■ TASK DESCRIPTION: Transcribe the entire listing exactly as it appears.

[INFORMATION SHOWN]

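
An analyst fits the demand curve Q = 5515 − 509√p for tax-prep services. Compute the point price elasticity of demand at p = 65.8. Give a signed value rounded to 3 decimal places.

-1.489

dQ/dp = −509/(2√p) = -31.3744. At p = 65.8, Q = 1386.13.
Ed = (dQ/dp)·(p/Q) = (-31.3744) × (65.8/1386.13) = -1.48934…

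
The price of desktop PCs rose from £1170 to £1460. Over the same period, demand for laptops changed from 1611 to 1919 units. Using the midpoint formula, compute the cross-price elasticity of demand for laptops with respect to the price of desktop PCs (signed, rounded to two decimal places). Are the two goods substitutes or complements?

%ΔQ_{laptops} = (1919 − 1611)/avg = 308/1765 = 0.174504…
%ΔP_{desktop PCs} = (1460 − 1170)/avg = 290/1315 = 0.220532…
E_cross = (308/1765) / (290/1315) = 0.7912…
E_cross > 0 ⇒ the goods are substitutes.

0.79; substitutes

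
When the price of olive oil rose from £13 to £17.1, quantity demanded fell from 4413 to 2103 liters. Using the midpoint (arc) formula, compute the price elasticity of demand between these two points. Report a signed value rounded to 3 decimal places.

%ΔQ = (2103 − 4413) / [(4413 + 2103)/2] = -2310/3258 = -0.709023…
%ΔP = (17.1 − 13) / [(13 + 17.1)/2] = 4.1/15.05 = 0.272425…
Arc Ed = %ΔQ / %ΔP = (-2310/3258) / (4.1/15.05) = -2.60263…

-2.603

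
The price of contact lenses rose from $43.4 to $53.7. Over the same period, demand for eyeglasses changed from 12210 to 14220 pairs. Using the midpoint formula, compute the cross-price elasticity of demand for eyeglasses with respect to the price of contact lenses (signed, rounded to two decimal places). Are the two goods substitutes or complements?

%ΔQ_{eyeglasses} = (14220 − 12210)/avg = 2010/13215 = 0.152099…
%ΔP_{contact lenses} = (53.7 − 43.4)/avg = 10.3/48.55 = 0.212152…
E_cross = (2010/13215) / (10.3/48.55) = 0.7169…
E_cross > 0 ⇒ the goods are substitutes.

0.72; substitutes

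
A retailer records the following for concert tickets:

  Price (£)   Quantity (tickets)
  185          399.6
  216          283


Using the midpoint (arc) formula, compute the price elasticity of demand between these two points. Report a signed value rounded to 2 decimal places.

-2.21

%ΔQ = (283 − 399.6) / [(399.6 + 283)/2] = -116.6/341.3 = -0.341634…
%ΔP = (216 − 185) / [(185 + 216)/2] = 31/200.5 = 0.154613…
Arc Ed = %ΔQ / %ΔP = (-116.6/341.3) / (31/200.5) = -2.2096…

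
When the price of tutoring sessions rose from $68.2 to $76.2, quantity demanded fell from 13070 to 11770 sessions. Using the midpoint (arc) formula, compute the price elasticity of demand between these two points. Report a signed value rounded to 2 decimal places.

-0.94

%ΔQ = (11770 − 13070) / [(13070 + 11770)/2] = -1300/12420 = -0.104669…
%ΔP = (76.2 − 68.2) / [(68.2 + 76.2)/2] = 8/72.2 = 0.110803…
Arc Ed = %ΔQ / %ΔP = (-1300/12420) / (8/72.2) = -0.9446…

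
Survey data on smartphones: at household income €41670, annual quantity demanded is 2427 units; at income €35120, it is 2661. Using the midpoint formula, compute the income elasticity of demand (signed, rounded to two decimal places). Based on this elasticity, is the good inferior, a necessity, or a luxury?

-0.54; inferior

%ΔQ = (2661 − 2427)/[( 2427 + 2661)/2] = 234/2544 = 0.091981…
%ΔIncome = (35120 − 41670)/[( 41670 + 35120)/2] = -6550/38395 = -0.170595…
E_income = (234/2544) / (-6550/38395) = -0.5391…
E_income < 0 ⇒ inferior good.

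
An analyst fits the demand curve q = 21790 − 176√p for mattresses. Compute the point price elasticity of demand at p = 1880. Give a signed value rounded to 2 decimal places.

dq/dp = −176/(2√p) = -2.02957. At p = 1880, q = 14158.8.
Ed = (dq/dp)·(p/q) = (-2.02957) × (1880/14158.8) = -0.2694…

-0.27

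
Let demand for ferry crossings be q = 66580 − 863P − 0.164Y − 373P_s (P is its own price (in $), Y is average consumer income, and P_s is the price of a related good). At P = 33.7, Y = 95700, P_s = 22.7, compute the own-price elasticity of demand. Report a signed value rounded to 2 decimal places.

At the given values, q = 66580 − 863(33.7) − 0.164(95700) − 373(22.7) = 13335.
∂q/∂P = −863.
E = (-863) × (33.7/13335) = -2.1809…

-2.18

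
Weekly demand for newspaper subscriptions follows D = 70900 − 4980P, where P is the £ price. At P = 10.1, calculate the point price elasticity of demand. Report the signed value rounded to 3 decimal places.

-2.441

dD/dP = −4980. At P = 10.1, D = 70900 − 4980(10.1) = 20602.
Ed = (dD/dP)·(P/D) = −4980 × (10.1/20602) = -2.44141…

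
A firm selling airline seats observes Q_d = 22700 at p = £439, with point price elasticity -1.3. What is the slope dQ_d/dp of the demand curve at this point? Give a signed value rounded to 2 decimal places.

Ed = (dQ_d/dp)·(p/Q_d) ⇒ dQ_d/dp = Ed·Q_d/p = (-1.3)·22700/439 = -67.2209…

-67.22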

[/INFORMATION SHOWN]

■ TASK RESPONSE:
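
An analyst fits the demand curve Q = 5515 − 509√p for tax-prep services. Compute the point price elasticity of demand at p = 65.8. Give a signed value rounded to 3 decimal places.

-1.489

dQ/dp = −509/(2√p) = -31.3744. At p = 65.8, Q = 1386.13.
Ed = (dQ/dp)·(p/Q) = (-31.3744) × (65.8/1386.13) = -1.48934…

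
The price of desktop PCs rose from £1170 to £1460. Over the same period, demand for laptops changed from 1611 to 1919 units. Using the midpoint formula, compute the cross-price elasticity of demand for laptops with respect to the price of desktop PCs (signed, rounded to two decimal places). Are the two goods substitutes or complements?

%ΔQ_{laptops} = (1919 − 1611)/avg = 308/1765 = 0.174504…
%ΔP_{desktop PCs} = (1460 − 1170)/avg = 290/1315 = 0.220532…
E_cross = (308/1765) / (290/1315) = 0.7912…
E_cross > 0 ⇒ the goods are substitutes.

0.79; substitutes

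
When the price of olive oil rose from £13 to £17.1, quantity demanded fell from 4413 to 2103 liters. Using the midpoint (arc) formula, compute the price elasticity of demand between these two points. Report a signed value rounded to 3 decimal places.

%ΔQ = (2103 − 4413) / [(4413 + 2103)/2] = -2310/3258 = -0.709023…
%ΔP = (17.1 − 13) / [(13 + 17.1)/2] = 4.1/15.05 = 0.272425…
Arc Ed = %ΔQ / %ΔP = (-2310/3258) / (4.1/15.05) = -2.60263…

-2.603

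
The price of contact lenses rose from $43.4 to $53.7. Over the same period, demand for eyeglasses changed from 12210 to 14220 pairs. Using the midpoint formula, compute the cross-price elasticity of demand for eyeglasses with respect to the price of contact lenses (signed, rounded to two decimal places). Are the two goods substitutes or complements?

%ΔQ_{eyeglasses} = (14220 − 12210)/avg = 2010/13215 = 0.152099…
%ΔP_{contact lenses} = (53.7 − 43.4)/avg = 10.3/48.55 = 0.212152…
E_cross = (2010/13215) / (10.3/48.55) = 0.7169…
E_cross > 0 ⇒ the goods are substitutes.

0.72; substitutes

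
A retailer records the following for concert tickets:

  Price (£)   Quantity (tickets)
  185          399.6
  216          283


Using the midpoint (arc) formula, compute the price elasticity of demand between these two points. Report a signed value rounded to 2 decimal places.

-2.21

%ΔQ = (283 − 399.6) / [(399.6 + 283)/2] = -116.6/341.3 = -0.341634…
%ΔP = (216 − 185) / [(185 + 216)/2] = 31/200.5 = 0.154613…
Arc Ed = %ΔQ / %ΔP = (-116.6/341.3) / (31/200.5) = -2.2096…

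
When the price of tutoring sessions rose from $68.2 to $76.2, quantity demanded fell from 13070 to 11770 sessions. Using the midpoint (arc) formula, compute the price elasticity of demand between these two points. Report a signed value rounded to 2 decimal places.

-0.94

%ΔQ = (11770 − 13070) / [(13070 + 11770)/2] = -1300/12420 = -0.104669…
%ΔP = (76.2 − 68.2) / [(68.2 + 76.2)/2] = 8/72.2 = 0.110803…
Arc Ed = %ΔQ / %ΔP = (-1300/12420) / (8/72.2) = -0.9446…

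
Survey data on smartphones: at household income €41670, annual quantity demanded is 2427 units; at income €35120, it is 2661. Using the midpoint formula, compute the income elasticity of demand (signed, rounded to two decimal places). Based on this elasticity, is the good inferior, a necessity, or a luxury?

-0.54; inferior

%ΔQ = (2661 − 2427)/[( 2427 + 2661)/2] = 234/2544 = 0.091981…
%ΔIncome = (35120 − 41670)/[( 41670 + 35120)/2] = -6550/38395 = -0.170595…
E_income = (234/2544) / (-6550/38395) = -0.5391…
E_income < 0 ⇒ inferior good.

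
An analyst fits the demand curve q = 21790 − 176√p for mattresses. Compute the point price elasticity of demand at p = 1880. Give a signed value rounded to 2 decimal places.

dq/dp = −176/(2√p) = -2.02957. At p = 1880, q = 14158.8.
Ed = (dq/dp)·(p/q) = (-2.02957) × (1880/14158.8) = -0.2694…

-0.27

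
Let demand for ferry crossings be q = 66580 − 863P − 0.164Y − 373P_s (P is its own price (in $), Y is average consumer income, and P_s is the price of a related good). At P = 33.7, Y = 95700, P_s = 22.7, compute the own-price elasticity of demand. Report a signed value rounded to 2 decimal places.

At the given values, q = 66580 − 863(33.7) − 0.164(95700) − 373(22.7) = 13335.
∂q/∂P = −863.
E = (-863) × (33.7/13335) = -2.1809…

-2.18

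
Weekly demand for newspaper subscriptions follows D = 70900 − 4980P, where P is the £ price. At P = 10.1, calculate the point price elasticity of demand. Report the signed value rounded to 3 decimal places.

-2.441

dD/dP = −4980. At P = 10.1, D = 70900 − 4980(10.1) = 20602.
Ed = (dD/dP)·(P/D) = −4980 × (10.1/20602) = -2.44141…

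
A firm selling airline seats observes Q_d = 22700 at p = £439, with point price elasticity -1.3. What is the slope dQ_d/dp of the demand curve at this point? Give a signed value rounded to 2 decimal places.

Ed = (dQ_d/dp)·(p/Q_d) ⇒ dQ_d/dp = Ed·Q_d/p = (-1.3)·22700/439 = -67.2209…

-67.22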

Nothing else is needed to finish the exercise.